* _What you will do_: Set down every record below exactly as it stands.
· · · ·
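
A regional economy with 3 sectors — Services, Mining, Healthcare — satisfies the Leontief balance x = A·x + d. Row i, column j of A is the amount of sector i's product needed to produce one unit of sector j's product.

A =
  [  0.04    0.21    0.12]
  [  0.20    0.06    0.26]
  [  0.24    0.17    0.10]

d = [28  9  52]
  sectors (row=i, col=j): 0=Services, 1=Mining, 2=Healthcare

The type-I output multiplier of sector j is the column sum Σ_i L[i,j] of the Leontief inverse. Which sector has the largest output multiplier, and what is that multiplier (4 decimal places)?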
· · · ·
* _Problem solution_:
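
A regional economy with 3 sectors — Services, Mining, Healthcare — satisfies the Leontief balance x = A·x + d. Row i, column j of A is the amount of sector i's product needed to produce one unit of sector j's product.

A =
  [  0.04    0.21    0.12]
  [  0.20    0.06    0.26]
  [  0.24    0.17    0.10]

d = [28  9  52]
  sectors (row=i, col=j): 0=Services, 1=Mining, 2=Healthcare

The type-I output multiplier of sector j is the column sum Σ_i L[i,j] of the Leontief inverse. Which sector has the largest output multiplier, and what is that multiplier (4 decimal places)?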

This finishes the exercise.